**THE PROBLEM:**
From the data underneath, reproduce exactly the stretch that begins at the line with "A CAD sketch solver" and ends after the line with "C = (-7.9196, -4.8309), Z".

[Stored data entries]
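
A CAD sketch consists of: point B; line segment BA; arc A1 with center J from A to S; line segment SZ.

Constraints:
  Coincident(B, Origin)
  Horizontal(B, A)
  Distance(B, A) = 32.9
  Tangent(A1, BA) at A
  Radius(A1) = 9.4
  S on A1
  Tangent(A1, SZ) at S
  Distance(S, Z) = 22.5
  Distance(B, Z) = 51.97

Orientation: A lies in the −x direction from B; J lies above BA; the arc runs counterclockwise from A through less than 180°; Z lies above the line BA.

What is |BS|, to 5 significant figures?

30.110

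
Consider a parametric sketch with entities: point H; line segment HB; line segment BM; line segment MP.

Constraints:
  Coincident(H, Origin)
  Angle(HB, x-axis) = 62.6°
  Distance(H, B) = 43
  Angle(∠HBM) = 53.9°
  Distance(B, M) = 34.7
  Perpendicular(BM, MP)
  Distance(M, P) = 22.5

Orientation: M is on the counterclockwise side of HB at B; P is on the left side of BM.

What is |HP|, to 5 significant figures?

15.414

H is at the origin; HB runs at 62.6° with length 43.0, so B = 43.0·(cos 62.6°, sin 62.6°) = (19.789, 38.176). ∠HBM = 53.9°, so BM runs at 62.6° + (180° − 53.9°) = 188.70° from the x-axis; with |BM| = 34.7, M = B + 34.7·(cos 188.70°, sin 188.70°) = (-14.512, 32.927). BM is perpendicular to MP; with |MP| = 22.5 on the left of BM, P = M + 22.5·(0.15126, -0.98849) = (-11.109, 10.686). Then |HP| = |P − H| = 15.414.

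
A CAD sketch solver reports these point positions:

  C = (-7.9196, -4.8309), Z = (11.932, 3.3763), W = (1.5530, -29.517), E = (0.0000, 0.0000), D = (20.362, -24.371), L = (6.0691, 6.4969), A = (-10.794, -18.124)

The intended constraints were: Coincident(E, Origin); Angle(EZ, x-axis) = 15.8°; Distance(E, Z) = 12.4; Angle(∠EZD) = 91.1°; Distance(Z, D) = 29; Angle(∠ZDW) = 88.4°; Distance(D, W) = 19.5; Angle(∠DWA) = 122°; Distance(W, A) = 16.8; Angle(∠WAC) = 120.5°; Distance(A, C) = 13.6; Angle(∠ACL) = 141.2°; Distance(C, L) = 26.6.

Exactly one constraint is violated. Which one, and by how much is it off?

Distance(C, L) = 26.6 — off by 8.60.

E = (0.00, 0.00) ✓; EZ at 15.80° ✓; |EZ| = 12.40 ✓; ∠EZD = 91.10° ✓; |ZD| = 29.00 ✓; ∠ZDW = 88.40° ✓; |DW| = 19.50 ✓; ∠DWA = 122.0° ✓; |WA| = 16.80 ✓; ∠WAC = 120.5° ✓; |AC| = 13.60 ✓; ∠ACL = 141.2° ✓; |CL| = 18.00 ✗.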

**SOLUTION FOR THIS PROBLEM:**
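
A CAD sketch solver reports these point positions:

  C = (-7.9196, -4.8309), Z = (11.932, 3.3763), W = (1.5530, -29.517), E = (0.0000, 0.0000), D = (20.362, -24.371), L = (6.0691, 6.4969), A = (-10.794, -18.124)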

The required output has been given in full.